■ **What to produce**
Restate the listing exactly and in full.

━━━━━━━━━━━━━━━━━━━━━━━━━━━━━━

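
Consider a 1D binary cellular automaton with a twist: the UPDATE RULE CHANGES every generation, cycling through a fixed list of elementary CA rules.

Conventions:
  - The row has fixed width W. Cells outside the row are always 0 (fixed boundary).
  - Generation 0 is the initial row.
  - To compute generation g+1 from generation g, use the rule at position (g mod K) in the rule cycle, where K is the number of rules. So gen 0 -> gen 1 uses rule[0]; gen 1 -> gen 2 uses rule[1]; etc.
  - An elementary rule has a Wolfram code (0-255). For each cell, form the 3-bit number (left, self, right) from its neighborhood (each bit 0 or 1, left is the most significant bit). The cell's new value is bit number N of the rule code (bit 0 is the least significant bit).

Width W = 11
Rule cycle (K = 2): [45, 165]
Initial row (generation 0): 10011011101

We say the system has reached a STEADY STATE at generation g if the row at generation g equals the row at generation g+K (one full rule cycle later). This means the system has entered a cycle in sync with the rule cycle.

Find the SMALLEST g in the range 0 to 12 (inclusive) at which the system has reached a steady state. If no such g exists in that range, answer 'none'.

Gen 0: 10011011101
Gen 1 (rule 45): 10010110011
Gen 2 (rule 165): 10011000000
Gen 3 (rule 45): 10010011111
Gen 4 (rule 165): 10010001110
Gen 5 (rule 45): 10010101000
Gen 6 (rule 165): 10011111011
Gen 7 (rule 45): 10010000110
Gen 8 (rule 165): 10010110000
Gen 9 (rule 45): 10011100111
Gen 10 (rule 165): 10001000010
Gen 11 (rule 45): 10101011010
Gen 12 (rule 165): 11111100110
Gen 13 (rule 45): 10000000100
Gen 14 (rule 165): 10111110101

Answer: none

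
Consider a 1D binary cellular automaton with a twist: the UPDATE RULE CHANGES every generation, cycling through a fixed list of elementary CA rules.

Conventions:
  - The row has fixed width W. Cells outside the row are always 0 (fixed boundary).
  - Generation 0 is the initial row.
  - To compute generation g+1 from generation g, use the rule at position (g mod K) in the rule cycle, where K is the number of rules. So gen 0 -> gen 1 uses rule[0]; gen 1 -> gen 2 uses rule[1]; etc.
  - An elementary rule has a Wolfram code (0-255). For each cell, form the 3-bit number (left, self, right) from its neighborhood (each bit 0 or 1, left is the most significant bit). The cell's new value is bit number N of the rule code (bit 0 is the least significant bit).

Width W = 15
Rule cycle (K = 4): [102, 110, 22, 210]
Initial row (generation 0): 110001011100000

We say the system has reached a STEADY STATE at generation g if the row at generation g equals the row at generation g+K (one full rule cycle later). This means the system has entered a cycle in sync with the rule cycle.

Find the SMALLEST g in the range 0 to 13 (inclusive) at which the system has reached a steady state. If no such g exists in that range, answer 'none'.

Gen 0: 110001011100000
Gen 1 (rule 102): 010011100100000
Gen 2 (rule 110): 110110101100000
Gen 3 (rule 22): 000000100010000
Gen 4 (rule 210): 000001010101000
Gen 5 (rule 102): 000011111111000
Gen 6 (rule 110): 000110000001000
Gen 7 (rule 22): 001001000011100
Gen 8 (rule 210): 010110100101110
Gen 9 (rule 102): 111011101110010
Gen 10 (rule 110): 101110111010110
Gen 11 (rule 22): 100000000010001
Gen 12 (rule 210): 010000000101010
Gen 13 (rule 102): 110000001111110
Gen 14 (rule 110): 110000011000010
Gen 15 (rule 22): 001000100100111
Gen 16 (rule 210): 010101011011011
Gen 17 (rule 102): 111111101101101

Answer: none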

━━━━━━━━━━━━━━━━━━━━━━━━━━━━━━

■ **Output of the exercise**
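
Consider a 1D binary cellular automaton with a twist: the UPDATE RULE CHANGES every generation, cycling through a fixed list of elementary CA rules.

Conventions:
  - The row has fixed width W. Cells outside the row are always 0 (fixed boundary).
  - Generation 0 is the initial row.
  - To compute generation g+1 from generation g, use the rule at position (g mod K) in the rule cycle, where K is the number of rules. So gen 0 -> gen 1 uses rule[0]; gen 1 -> gen 2 uses rule[1]; etc.
  - An elementary rule has a Wolfram code (0-255). For each cell, form the 3-bit number (left, self, right) from its neighborhood (each bit 0 or 1, left is the most significant bit). The cell's new value is bit number N of the rule code (bit 0 is the least significant bit).

Width W = 11
Rule cycle (K = 2): [45, 165]
Initial row (generation 0): 10011011101

We say the system has reached a STEADY STATE at generation g if the row at generation g equals the row at generation g+K (one full rule cycle later). This means the system has entered a cycle in sync with the rule cycle.

Find the SMALLEST g in the range 0 to 12 (inclusive) at which the system has reached a steady state. If no such g exists in that range, answer 'none'.

Gen 0: 10011011101
Gen 1 (rule 45): 10010110011
Gen 2 (rule 165): 10011000000
Gen 3 (rule 45): 10010011111
Gen 4 (rule 165): 10010001110
Gen 5 (rule 45): 10010101000
Gen 6 (rule 165): 10011111011
Gen 7 (rule 45): 10010000110
Gen 8 (rule 165): 10010110000
Gen 9 (rule 45): 10011100111
Gen 10 (rule 165): 10001000010
Gen 11 (rule 45): 10101011010
Gen 12 (rule 165): 11111100110
Gen 13 (rule 45): 10000000100
Gen 14 (rule 165): 10111110101

Answer: none

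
Consider a 1D binary cellular automaton with a twist: the UPDATE RULE CHANGES every generation, cycling through a fixed list of elementary CA rules.

Conventions:
  - The row has fixed width W. Cells outside the row are always 0 (fixed boundary).
  - Generation 0 is the initial row.
  - To compute generation g+1 from generation g, use the rule at position (g mod K) in the rule cycle, where K is the number of rules. So gen 0 -> gen 1 uses rule[0]; gen 1 -> gen 2 uses rule[1]; etc.
  - An elementary rule has a Wolfram code (0-255). For each cell, form the 3-bit number (left, self, right) from its neighborhood (each bit 0 or 1, left is the most significant bit). The cell's new value is bit number N of the rule code (bit 0 is the least significant bit).

Width W = 15
Rule cycle (K = 4): [102, 110, 22, 210]
Initial row (generation 0): 110001011100000

We say the system has reached a STEADY STATE at generation g if the row at generation g equals the row at generation g+K (one full rule cycle later). This means the system has entered a cycle in sync with the rule cycle.

Find the SMALLEST g in the range 0 to 13 (inclusive) at which the system has reached a steady state. If no such g exists in that range, answer 'none'.

Gen 0: 110001011100000
Gen 1 (rule 102): 010011100100000
Gen 2 (rule 110): 110110101100000
Gen 3 (rule 22): 000000100010000
Gen 4 (rule 210): 000001010101000
Gen 5 (rule 102): 000011111111000
Gen 6 (rule 110): 000110000001000
Gen 7 (rule 22): 001001000011100
Gen 8 (rule 210): 010110100101110
Gen 9 (rule 102): 111011101110010
Gen 10 (rule 110): 101110111010110
Gen 11 (rule 22): 100000000010001
Gen 12 (rule 210): 010000000101010
Gen 13 (rule 102): 110000001111110
Gen 14 (rule 110): 110000011000010
Gen 15 (rule 22): 001000100100111
Gen 16 (rule 210): 010101011011011
Gen 17 (rule 102): 111111101101101

Answer: none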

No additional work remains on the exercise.